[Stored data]
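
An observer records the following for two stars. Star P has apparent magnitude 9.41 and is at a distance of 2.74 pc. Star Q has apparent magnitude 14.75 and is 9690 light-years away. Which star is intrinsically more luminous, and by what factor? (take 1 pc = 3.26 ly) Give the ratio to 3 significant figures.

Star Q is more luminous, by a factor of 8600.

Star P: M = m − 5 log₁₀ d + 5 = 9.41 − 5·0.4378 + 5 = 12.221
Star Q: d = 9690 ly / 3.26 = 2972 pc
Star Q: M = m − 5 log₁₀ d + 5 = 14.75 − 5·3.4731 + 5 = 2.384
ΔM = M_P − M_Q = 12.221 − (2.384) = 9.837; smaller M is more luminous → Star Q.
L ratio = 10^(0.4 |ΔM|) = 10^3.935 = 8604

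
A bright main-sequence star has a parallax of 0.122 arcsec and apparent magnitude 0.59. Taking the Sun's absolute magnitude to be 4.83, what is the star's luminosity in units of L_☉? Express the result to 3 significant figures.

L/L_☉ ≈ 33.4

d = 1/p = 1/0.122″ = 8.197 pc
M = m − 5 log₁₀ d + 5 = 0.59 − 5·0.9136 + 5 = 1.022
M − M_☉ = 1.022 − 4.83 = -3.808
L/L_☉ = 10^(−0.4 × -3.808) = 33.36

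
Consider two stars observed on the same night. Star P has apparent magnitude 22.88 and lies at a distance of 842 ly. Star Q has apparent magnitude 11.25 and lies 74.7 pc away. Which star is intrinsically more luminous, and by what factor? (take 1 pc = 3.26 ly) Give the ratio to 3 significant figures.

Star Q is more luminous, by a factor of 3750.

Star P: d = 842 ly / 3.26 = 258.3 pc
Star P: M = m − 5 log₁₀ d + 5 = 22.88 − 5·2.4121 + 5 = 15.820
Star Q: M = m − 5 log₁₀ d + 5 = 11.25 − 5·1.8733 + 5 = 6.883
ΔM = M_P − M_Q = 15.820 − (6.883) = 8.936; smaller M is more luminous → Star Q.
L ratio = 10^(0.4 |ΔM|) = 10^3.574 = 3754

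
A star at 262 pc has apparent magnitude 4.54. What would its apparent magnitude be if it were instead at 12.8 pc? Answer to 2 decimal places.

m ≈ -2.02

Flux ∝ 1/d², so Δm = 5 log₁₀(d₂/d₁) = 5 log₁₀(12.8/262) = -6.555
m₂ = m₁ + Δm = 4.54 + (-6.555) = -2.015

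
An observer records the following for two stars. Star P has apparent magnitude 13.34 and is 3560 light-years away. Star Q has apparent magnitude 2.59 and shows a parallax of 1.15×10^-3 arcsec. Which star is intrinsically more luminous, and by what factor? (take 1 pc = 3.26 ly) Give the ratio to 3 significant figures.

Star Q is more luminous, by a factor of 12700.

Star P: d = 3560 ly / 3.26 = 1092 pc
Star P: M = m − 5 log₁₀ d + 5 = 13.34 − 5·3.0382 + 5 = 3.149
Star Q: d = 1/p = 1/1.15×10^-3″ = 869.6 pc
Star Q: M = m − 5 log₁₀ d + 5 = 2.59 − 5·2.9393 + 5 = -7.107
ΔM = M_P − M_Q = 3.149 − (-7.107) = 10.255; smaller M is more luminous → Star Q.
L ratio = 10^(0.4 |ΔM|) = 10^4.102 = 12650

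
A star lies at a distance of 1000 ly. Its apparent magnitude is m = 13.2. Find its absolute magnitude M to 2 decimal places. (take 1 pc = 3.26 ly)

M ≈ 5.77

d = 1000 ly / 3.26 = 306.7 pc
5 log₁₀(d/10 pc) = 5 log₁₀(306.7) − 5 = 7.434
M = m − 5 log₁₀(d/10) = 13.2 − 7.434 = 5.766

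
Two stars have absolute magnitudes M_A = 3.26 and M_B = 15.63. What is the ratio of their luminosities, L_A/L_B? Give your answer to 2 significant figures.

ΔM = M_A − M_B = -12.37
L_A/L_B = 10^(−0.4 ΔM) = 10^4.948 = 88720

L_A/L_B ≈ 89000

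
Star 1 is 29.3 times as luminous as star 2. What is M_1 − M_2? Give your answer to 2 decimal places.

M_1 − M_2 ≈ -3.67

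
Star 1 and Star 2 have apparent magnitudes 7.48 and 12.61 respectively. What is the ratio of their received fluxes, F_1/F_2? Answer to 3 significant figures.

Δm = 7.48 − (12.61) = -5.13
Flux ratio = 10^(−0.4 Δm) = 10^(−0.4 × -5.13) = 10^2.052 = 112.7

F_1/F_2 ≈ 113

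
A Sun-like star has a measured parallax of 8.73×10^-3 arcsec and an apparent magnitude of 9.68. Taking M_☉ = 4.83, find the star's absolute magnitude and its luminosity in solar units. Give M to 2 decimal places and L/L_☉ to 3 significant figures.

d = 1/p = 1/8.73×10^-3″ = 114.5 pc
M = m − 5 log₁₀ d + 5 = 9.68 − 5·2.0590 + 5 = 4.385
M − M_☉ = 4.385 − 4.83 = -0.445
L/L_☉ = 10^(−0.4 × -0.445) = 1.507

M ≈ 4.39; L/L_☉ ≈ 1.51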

What you should do -
Transcribe every record exactly.

Written response -
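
An observer records the following for two stars. Star P has apparent magnitude 9.41 and is at a distance of 2.74 pc. Star Q has apparent magnitude 14.75 and is 9690 light-years away. Which star is intrinsically more luminous, and by what factor? (take 1 pc = 3.26 ly) Give the ratio to 3 significant figures.

Star Q is more luminous, by a factor of 8600.

Star P: M = m − 5 log₁₀ d + 5 = 9.41 − 5·0.4378 + 5 = 12.221
Star Q: d = 9690 ly / 3.26 = 2972 pc
Star Q: M = m − 5 log₁₀ d + 5 = 14.75 − 5·3.4731 + 5 = 2.384
ΔM = M_P − M_Q = 12.221 − (2.384) = 9.837; smaller M is more luminous → Star Q.
L ratio = 10^(0.4 |ΔM|) = 10^3.935 = 8604

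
A bright main-sequence star has a parallax of 0.122 arcsec and apparent magnitude 0.59. Taking the Sun's absolute magnitude to be 4.83, what is the star's luminosity in units of L_☉? Express the result to 3 significant figures.

L/L_☉ ≈ 33.4

d = 1/p = 1/0.122″ = 8.197 pc
M = m − 5 log₁₀ d + 5 = 0.59 − 5·0.9136 + 5 = 1.022
M − M_☉ = 1.022 − 4.83 = -3.808
L/L_☉ = 10^(−0.4 × -3.808) = 33.36

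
Consider two stars observed on the same night. Star P has apparent magnitude 22.88 and lies at a distance of 842 ly. Star Q has apparent magnitude 11.25 and lies 74.7 pc away. Which star is intrinsically more luminous, and by what factor? (take 1 pc = 3.26 ly) Give the ratio to 3 significant figures.

Star Q is more luminous, by a factor of 3750.

Star P: d = 842 ly / 3.26 = 258.3 pc
Star P: M = m − 5 log₁₀ d + 5 = 22.88 − 5·2.4121 + 5 = 15.820
Star Q: M = m − 5 log₁₀ d + 5 = 11.25 − 5·1.8733 + 5 = 6.883
ΔM = M_P − M_Q = 15.820 − (6.883) = 8.936; smaller M is more luminous → Star Q.
L ratio = 10^(0.4 |ΔM|) = 10^3.574 = 3754

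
A star at 262 pc has apparent magnitude 4.54. What would its apparent magnitude be if it were instead at 12.8 pc? Answer to 2 decimal places.

m ≈ -2.02

Flux ∝ 1/d², so Δm = 5 log₁₀(d₂/d₁) = 5 log₁₀(12.8/262) = -6.555
m₂ = m₁ + Δm = 4.54 + (-6.555) = -2.015

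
An observer records the following for two stars. Star P has apparent magnitude 13.34 and is 3560 light-years away. Star Q has apparent magnitude 2.59 and shows a parallax of 1.15×10^-3 arcsec. Which star is intrinsically more luminous, and by what factor? (take 1 pc = 3.26 ly) Give the ratio to 3 significant figures.

Star Q is more luminous, by a factor of 12700.

Star P: d = 3560 ly / 3.26 = 1092 pc
Star P: M = m − 5 log₁₀ d + 5 = 13.34 − 5·3.0382 + 5 = 3.149
Star Q: d = 1/p = 1/1.15×10^-3″ = 869.6 pc
Star Q: M = m − 5 log₁₀ d + 5 = 2.59 − 5·2.9393 + 5 = -7.107
ΔM = M_P − M_Q = 3.149 − (-7.107) = 10.255; smaller M is more luminous → Star Q.
L ratio = 10^(0.4 |ΔM|) = 10^4.102 = 12650

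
A star lies at a distance of 1000 ly. Its apparent magnitude is m = 13.2. Find its absolute magnitude M to 2 decimal places. (take 1 pc = 3.26 ly)

M ≈ 5.77

d = 1000 ly / 3.26 = 306.7 pc
5 log₁₀(d/10 pc) = 5 log₁₀(306.7) − 5 = 7.434
M = m − 5 log₁₀(d/10) = 13.2 − 7.434 = 5.766

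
Two stars have absolute magnitudes M_A = 3.26 and M_B = 15.63. What is the ratio of their luminosities, L_A/L_B? Give your answer to 2 significant figures.

ΔM = M_A − M_B = -12.37
L_A/L_B = 10^(−0.4 ΔM) = 10^4.948 = 88720

L_A/L_B ≈ 89000

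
Star 1 is 29.3 times as luminous as star 2. What is M_1 − M_2? Give your answer to 2 decimal places.

M_1 − M_2 ≈ -3.67

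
Star 1 and Star 2 have apparent magnitudes 7.48 and 12.61 respectively. What is the ratio of their received fluxes, F_1/F_2? Answer to 3 significant figures.

Δm = 7.48 − (12.61) = -5.13
Flux ratio = 10^(−0.4 Δm) = 10^(−0.4 × -5.13) = 10^2.052 = 112.7

F_1/F_2 ≈ 113

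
A Sun-like star has a measured parallax of 8.73×10^-3 arcsec and an apparent magnitude of 9.68. Taking M_☉ = 4.83, find the star's absolute magnitude and its luminosity in solar units. Give M to 2 decimal places and L/L_☉ to 3 significant figures.

d = 1/p = 1/8.73×10^-3″ = 114.5 pc
M = m − 5 log₁₀ d + 5 = 9.68 − 5·2.0590 + 5 = 4.385
M − M_☉ = 4.385 − 4.83 = -0.445
L/L_☉ = 10^(−0.4 × -0.445) = 1.507

M ≈ 4.39; L/L_☉ ≈ 1.51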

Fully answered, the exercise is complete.